### Records supplied
*** Begin section ***

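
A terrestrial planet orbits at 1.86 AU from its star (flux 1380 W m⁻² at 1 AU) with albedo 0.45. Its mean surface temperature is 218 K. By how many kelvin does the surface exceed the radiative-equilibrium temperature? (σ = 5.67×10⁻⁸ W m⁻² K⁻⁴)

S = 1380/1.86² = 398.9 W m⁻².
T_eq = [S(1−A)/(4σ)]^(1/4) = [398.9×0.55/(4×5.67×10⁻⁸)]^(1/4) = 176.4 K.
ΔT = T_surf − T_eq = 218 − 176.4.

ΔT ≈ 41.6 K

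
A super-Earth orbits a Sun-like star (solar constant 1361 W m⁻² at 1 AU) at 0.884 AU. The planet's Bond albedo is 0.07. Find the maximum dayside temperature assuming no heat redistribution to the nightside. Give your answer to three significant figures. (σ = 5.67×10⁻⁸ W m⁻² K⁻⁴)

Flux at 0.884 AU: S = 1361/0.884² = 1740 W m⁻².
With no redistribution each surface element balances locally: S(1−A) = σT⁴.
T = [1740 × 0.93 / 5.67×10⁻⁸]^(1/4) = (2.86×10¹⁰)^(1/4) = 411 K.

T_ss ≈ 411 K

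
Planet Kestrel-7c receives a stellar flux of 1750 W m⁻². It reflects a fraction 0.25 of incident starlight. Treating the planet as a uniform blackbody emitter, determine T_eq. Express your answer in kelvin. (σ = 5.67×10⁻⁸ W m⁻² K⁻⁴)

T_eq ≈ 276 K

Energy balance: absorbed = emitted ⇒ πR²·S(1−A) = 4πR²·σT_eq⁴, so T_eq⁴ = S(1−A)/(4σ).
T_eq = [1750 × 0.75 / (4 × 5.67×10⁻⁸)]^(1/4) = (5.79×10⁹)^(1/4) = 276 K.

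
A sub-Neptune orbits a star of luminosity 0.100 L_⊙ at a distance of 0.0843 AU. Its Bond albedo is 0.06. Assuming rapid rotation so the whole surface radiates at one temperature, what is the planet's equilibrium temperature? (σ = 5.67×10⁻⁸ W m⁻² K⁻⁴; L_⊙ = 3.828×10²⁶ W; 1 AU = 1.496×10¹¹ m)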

*** End section ***
*** Begin section ***

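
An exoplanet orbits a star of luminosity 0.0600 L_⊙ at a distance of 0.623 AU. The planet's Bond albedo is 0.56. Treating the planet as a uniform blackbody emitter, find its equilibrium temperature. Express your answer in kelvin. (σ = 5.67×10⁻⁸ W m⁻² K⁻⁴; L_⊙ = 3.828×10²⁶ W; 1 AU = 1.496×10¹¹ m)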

*** End section ***
*** Begin section ***

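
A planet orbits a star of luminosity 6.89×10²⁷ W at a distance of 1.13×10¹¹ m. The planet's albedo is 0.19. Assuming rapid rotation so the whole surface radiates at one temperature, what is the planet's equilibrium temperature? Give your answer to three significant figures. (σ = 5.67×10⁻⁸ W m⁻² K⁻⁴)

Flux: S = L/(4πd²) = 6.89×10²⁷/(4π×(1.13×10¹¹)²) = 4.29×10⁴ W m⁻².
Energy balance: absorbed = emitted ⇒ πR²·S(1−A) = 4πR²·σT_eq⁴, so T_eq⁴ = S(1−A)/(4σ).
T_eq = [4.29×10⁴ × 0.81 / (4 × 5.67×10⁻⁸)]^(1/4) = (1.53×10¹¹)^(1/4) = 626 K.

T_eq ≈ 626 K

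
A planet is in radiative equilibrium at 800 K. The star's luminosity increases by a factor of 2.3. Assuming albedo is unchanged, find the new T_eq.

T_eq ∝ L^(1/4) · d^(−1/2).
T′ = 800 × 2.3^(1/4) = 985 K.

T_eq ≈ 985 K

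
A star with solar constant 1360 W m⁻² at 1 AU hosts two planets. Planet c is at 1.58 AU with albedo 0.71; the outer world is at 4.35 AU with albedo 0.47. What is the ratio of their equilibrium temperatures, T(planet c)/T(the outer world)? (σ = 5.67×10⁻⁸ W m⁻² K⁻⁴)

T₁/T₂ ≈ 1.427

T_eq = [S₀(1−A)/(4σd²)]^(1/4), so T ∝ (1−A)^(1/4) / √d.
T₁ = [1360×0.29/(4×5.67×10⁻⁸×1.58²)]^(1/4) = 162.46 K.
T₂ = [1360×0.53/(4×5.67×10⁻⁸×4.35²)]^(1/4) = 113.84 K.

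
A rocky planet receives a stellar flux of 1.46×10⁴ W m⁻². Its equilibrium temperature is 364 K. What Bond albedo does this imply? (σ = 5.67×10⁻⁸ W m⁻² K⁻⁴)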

*** End section ***

### Exercise requirements
Using the entries above, repeat only the lines from the one containing "A terrestrial planet" through the one containing "A sub-Neptune orbits", end lines included.

### Output
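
A terrestrial planet orbits at 1.86 AU from its star (flux 1380 W m⁻² at 1 AU) with albedo 0.45. Its mean surface temperature is 218 K. By how many kelvin does the surface exceed the radiative-equilibrium temperature? (σ = 5.67×10⁻⁸ W m⁻² K⁻⁴)

S = 1380/1.86² = 398.9 W m⁻².
T_eq = [S(1−A)/(4σ)]^(1/4) = [398.9×0.55/(4×5.67×10⁻⁸)]^(1/4) = 176.4 K.
ΔT = T_surf − T_eq = 218 − 176.4.

ΔT ≈ 41.6 K

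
A super-Earth orbits a Sun-like star (solar constant 1361 W m⁻² at 1 AU) at 0.884 AU. The planet's Bond albedo is 0.07. Find the maximum dayside temperature assuming no heat redistribution to the nightside. Give your answer to three significant figures. (σ = 5.67×10⁻⁸ W m⁻² K⁻⁴)

Flux at 0.884 AU: S = 1361/0.884² = 1740 W m⁻².
With no redistribution each surface element balances locally: S(1−A) = σT⁴.
T = [1740 × 0.93 / 5.67×10⁻⁸]^(1/4) = (2.86×10¹⁰)^(1/4) = 411 K.

T_ss ≈ 411 K

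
Planet Kestrel-7c receives a stellar flux of 1750 W m⁻². It reflects a fraction 0.25 of incident starlight. Treating the planet as a uniform blackbody emitter, determine T_eq. Express your answer in kelvin. (σ = 5.67×10⁻⁸ W m⁻² K⁻⁴)

T_eq ≈ 276 K

Energy balance: absorbed = emitted ⇒ πR²·S(1−A) = 4πR²·σT_eq⁴, so T_eq⁴ = S(1−A)/(4σ).
T_eq = [1750 × 0.75 / (4 × 5.67×10⁻⁸)]^(1/4) = (5.79×10⁹)^(1/4) = 276 K.

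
A sub-Neptune orbits a star of luminosity 0.100 L_⊙ at a distance of 0.0843 AU. Its Bond albedo is 0.06. Assuming rapid rotation so the whole surface radiates at one temperature, what is the planet's equilibrium temperature? (σ = 5.67×10⁻⁸ W m⁻² K⁻⁴; L_⊙ = 3.828×10²⁶ W; 1 AU = 1.496×10¹¹ m)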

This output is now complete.